Starting at the line that contains "They are packed", return every line down to the end of the records below, exactly as written.

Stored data
━━━━━━━━━━━━━━━━━━━━━━━━━━━━━━

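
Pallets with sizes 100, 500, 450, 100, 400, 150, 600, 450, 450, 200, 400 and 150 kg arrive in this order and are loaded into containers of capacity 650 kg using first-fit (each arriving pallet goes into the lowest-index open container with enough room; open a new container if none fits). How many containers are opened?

7

  100 → container 1 (new)  [load 100/650]
  500 → container 1  [load 600/650]
  450 → container 2 (new)  [load 450/650]
  100 → container 2  [load 550/650]
  400 → container 3 (new)  [load 400/650]
  150 → container 3  [load 550/650]
  600 → container 4 (new)  [load 600/650]
  450 → container 5 (new)  [load 450/650]
  450 → container 6 (new)  [load 450/650]
  200 → container 5  [load 650/650]
  400 → container 7 (new)  [load 400/650]
  150 → container 6  [load 600/650]
7 containers opened.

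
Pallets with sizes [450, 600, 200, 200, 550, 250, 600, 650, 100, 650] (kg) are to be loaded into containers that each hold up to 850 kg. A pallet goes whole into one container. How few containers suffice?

Total = 650 + 650 + 600 + 600 + 550 + 450 + 250 + 200 + 200 + 100 = 4250 kg.
Lower bound: ⌈4250/850⌉ = 5 containers.
Also, 6 pallets each exceed 425 kg, and no two of those can share a container, so at least 6 containers are needed.
A packing using 6 containers:
  container 1: 650 + 200 = 850
  container 2: 650 + 200 = 850
  container 3: 600 + 250 = 850
  container 4: 600 + 100 = 700
  container 5: 550 = 550
  container 6: 450 = 450
This matches the lower bound, so 6 is optimal.

6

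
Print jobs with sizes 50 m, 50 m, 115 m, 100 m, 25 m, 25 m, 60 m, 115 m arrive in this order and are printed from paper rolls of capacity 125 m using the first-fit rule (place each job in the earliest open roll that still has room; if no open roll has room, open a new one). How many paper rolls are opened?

5

  50 → roll 1 (new)  [load 50/125]
  50 → roll 1  [load 100/125]
  115 → roll 2 (new)  [load 115/125]
  100 → roll 3 (new)  [load 100/125]
  25 → roll 1  [load 125/125]
  25 → roll 3  [load 125/125]
  60 → roll 4 (new)  [load 60/125]
  115 → roll 5 (new)  [load 115/125]
5 paper rolls opened.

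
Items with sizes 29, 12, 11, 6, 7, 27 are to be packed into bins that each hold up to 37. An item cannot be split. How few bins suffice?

3

Total = 29 + 27 + 12 + 11 + 7 + 6 = 92.
Lower bound: ⌈92/37⌉ = 3 bins.
A packing using 3 bins:
  bin 1: 29 + 7 = 36
  bin 2: 27 + 6 = 33
  bin 3: 12 + 11 = 23
This matches the lower bound, so 3 is optimal.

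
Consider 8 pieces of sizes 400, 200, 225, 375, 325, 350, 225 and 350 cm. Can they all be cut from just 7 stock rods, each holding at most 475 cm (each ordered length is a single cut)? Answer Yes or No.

Yes

A valid assignment using 7 stock rods:
  stock rod 1: 400 = 400
  stock rod 2: 375 = 375
  stock rod 3: 350 = 350
  stock rod 4: 350 = 350
  stock rod 5: 325 = 325
  stock rod 6: 225 + 225 = 450
  stock rod 7: 200 = 200
Every load is within 475 cm, so 7 stock rods suffice.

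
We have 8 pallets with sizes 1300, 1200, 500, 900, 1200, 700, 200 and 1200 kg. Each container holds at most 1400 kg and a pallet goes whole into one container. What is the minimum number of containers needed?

Total = 1300 + 1200 + 1200 + 1200 + 900 + 700 + 500 + 200 = 7200 kg.
Lower bound: ⌈7200/1400⌉ = 6 containers.
A packing using 6 containers:
  container 1: 1300 = 1300
  container 2: 1200 + 200 = 1400
  container 3: 1200 = 1200
  container 4: 1200 = 1200
  container 5: 900 + 500 = 1400
  container 6: 700 = 700
This matches the lower bound, so 6 is optimal.

6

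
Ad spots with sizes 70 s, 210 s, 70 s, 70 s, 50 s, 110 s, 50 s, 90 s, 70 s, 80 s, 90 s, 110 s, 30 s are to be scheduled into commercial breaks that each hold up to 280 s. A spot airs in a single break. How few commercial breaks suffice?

4

Total = 210 + 110 + 110 + 90 + 90 + 80 + 70 + 70 + 70 + 70 + 50 + 50 + 30 = 1100 s.
Lower bound: ⌈1100/280⌉ = 4 commercial breaks.
A packing using 4 commercial breaks:
  break 1: 210 + 70 = 280
  break 2: 110 + 110 + 50 = 270
  break 3: 90 + 90 + 70 + 30 = 280
  break 4: 80 + 70 + 70 + 50 = 270
This matches the lower bound, so 4 is optimal.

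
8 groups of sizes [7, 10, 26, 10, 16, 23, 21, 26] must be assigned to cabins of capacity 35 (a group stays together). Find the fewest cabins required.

Total = 26 + 26 + 23 + 21 + 16 + 10 + 10 + 7 = 139.
Lower bound: ⌈139/35⌉ = 4 cabins.
A packing using 5 cabins:
  cabin 1: 26 + 7 = 33
  cabin 2: 26 = 26
  cabin 3: 23 + 10 = 33
  cabin 4: 21 + 10 = 31
  cabin 5: 16 = 16
No arrangement into 4 cabins stays within capacity, so 5 is optimal.

5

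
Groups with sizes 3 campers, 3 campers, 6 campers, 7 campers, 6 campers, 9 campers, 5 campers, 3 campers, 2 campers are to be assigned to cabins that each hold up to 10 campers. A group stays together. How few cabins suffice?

5

Total = 9 + 7 + 6 + 6 + 5 + 3 + 3 + 3 + 2 = 44 campers.
Lower bound: ⌈44/10⌉ = 5 cabins.
A packing using 5 cabins:
  cabin 1: 9 = 9
  cabin 2: 7 + 3 = 10
  cabin 3: 6 + 3 = 9
  cabin 4: 6 + 3 = 9
  cabin 5: 5 + 2 = 7
This matches the lower bound, so 5 is optimal.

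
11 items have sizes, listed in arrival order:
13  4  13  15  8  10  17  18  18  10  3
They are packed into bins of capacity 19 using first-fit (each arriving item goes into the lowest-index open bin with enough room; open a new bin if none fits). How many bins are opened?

8

  13 → bin 1 (new)  [load 13/19]
  4 → bin 1  [load 17/19]
  13 → bin 2 (new)  [load 13/19]
  15 → bin 3 (new)  [load 15/19]
  8 → bin 4 (new)  [load 8/19]
  10 → bin 4  [load 18/19]
  17 → bin 5 (new)  [load 17/19]
  18 → bin 6 (new)  [load 18/19]
  18 → bin 7 (new)  [load 18/19]
  10 → bin 8 (new)  [load 10/19]
  3 → bin 2  [load 16/19]
8 bins opened.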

━━━━━━━━━━━━━━━━━━━━━━━━━━━━━━

_RESULT OF THIS TASK_
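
They are packed into bins of capacity 19 using first-fit (each arriving item goes into the lowest-index open bin with enough room; open a new bin if none fits). How many bins are opened?

8

  13 → bin 1 (new)  [load 13/19]
  4 → bin 1  [load 17/19]
  13 → bin 2 (new)  [load 13/19]
  15 → bin 3 (new)  [load 15/19]
  8 → bin 4 (new)  [load 8/19]
  10 → bin 4  [load 18/19]
  17 → bin 5 (new)  [load 17/19]
  18 → bin 6 (new)  [load 18/19]
  18 → bin 7 (new)  [load 18/19]
  10 → bin 8 (new)  [load 10/19]
  3 → bin 2  [load 16/19]
8 bins opened.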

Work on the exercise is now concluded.